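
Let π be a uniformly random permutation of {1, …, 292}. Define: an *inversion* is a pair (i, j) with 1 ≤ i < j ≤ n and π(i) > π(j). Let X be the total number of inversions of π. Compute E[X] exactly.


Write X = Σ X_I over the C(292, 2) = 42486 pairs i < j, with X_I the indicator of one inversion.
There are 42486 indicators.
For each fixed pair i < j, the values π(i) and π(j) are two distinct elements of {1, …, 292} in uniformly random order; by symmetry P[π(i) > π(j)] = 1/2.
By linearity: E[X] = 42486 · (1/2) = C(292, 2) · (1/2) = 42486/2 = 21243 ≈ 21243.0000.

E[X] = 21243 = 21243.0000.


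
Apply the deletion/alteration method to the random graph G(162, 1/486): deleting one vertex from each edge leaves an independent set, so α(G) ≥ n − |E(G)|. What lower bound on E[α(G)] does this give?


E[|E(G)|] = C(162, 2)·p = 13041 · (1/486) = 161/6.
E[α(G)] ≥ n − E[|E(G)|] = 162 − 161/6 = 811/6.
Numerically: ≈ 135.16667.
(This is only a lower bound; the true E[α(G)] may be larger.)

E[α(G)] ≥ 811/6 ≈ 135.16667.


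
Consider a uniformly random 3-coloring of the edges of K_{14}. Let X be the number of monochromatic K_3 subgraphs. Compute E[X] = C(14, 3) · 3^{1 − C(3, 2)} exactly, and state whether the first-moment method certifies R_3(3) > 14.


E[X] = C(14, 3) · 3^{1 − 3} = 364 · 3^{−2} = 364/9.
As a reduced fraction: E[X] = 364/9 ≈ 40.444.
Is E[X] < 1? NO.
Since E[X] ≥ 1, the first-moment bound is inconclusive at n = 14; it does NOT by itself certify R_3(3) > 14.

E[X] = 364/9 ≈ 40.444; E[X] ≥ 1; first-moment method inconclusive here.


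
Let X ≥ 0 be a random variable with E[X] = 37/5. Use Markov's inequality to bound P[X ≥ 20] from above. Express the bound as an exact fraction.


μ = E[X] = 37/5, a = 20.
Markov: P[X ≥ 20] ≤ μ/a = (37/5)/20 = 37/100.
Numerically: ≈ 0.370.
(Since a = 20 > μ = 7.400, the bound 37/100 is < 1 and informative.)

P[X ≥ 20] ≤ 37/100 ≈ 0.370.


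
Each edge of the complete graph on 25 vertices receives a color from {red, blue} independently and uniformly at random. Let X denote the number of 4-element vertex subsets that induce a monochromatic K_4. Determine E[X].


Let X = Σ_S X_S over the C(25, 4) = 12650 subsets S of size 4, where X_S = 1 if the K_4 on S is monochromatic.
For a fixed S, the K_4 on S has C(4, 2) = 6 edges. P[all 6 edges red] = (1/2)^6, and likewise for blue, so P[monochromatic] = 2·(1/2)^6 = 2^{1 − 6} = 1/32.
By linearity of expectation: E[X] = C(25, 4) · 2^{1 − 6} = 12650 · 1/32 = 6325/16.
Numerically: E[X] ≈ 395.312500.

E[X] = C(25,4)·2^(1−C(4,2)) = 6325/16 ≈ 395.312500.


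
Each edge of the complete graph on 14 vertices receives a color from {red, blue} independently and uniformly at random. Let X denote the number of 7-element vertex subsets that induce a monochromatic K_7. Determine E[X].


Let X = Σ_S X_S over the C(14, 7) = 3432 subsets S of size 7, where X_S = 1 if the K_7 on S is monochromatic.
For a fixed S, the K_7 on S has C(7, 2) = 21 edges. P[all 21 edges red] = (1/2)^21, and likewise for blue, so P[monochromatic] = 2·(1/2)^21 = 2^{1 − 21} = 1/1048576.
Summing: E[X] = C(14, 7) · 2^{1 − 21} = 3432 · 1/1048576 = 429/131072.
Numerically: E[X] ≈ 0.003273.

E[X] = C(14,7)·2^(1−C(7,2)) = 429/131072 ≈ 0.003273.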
# # # # # # #
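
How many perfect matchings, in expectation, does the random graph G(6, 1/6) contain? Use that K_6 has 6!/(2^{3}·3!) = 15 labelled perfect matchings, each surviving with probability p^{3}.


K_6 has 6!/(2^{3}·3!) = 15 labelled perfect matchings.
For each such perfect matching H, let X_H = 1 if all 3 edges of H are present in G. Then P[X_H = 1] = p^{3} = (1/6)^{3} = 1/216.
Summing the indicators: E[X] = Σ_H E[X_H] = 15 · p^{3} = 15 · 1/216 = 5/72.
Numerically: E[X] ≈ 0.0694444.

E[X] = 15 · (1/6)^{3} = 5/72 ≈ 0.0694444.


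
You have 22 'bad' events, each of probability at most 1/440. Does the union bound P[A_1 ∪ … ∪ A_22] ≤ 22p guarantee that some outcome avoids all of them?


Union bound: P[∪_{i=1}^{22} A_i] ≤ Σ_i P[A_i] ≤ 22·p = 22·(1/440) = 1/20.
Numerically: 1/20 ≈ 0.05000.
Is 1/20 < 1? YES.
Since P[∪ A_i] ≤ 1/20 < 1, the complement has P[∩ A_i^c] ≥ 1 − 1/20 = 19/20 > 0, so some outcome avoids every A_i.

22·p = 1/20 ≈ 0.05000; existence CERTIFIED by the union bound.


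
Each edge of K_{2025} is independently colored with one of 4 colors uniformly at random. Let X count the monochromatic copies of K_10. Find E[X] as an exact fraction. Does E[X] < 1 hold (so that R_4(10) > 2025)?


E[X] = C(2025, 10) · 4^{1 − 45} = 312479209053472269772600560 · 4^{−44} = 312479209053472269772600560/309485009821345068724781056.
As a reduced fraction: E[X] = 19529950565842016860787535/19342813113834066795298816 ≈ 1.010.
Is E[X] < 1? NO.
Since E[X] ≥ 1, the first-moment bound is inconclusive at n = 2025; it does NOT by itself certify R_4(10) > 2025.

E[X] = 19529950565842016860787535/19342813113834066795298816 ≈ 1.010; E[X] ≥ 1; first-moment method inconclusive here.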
# # # # # # #
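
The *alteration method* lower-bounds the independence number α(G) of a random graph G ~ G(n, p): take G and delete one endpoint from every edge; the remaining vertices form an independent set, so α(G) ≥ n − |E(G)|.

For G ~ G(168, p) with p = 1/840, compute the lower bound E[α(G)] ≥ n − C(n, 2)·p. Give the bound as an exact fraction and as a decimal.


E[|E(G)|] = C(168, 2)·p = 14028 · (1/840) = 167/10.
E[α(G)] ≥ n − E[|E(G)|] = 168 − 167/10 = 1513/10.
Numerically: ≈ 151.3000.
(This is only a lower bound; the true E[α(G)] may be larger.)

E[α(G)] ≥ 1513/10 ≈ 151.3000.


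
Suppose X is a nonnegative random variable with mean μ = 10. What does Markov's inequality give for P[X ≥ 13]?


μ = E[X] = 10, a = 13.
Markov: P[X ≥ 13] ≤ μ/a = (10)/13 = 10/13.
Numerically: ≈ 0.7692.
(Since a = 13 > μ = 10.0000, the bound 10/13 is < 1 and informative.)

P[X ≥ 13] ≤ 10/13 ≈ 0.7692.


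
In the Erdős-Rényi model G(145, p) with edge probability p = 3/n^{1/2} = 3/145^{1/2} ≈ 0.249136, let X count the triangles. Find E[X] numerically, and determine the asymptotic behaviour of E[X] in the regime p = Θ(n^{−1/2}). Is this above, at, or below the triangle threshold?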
# # # # # # #
■ What needs to be done:
In the entries above, restate word for word the lines between the one holding "Suppose X is" and the one holding "In the Erdős-Rényi", inclusive, and nothing besides.

■ Exercise result:
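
Suppose X is a nonnegative random variable with mean μ = 10. What does Markov's inequality give for P[X ≥ 13]?


μ = E[X] = 10, a = 13.
Markov: P[X ≥ 13] ≤ μ/a = (10)/13 = 10/13.
Numerically: ≈ 0.7692.
(Since a = 13 > μ = 10.0000, the bound 10/13 is < 1 and informative.)

P[X ≥ 13] ≤ 10/13 ≈ 0.7692.


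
In the Erdős-Rényi model G(145, p) with edge probability p = 3/n^{1/2} = 3/145^{1/2} ≈ 0.249136, let X count the triangles. Find E[X] numerically, and determine the asymptotic behaviour of E[X] in the regime p = Θ(n^{−1/2}). Is this above, at, or below the triangle threshold?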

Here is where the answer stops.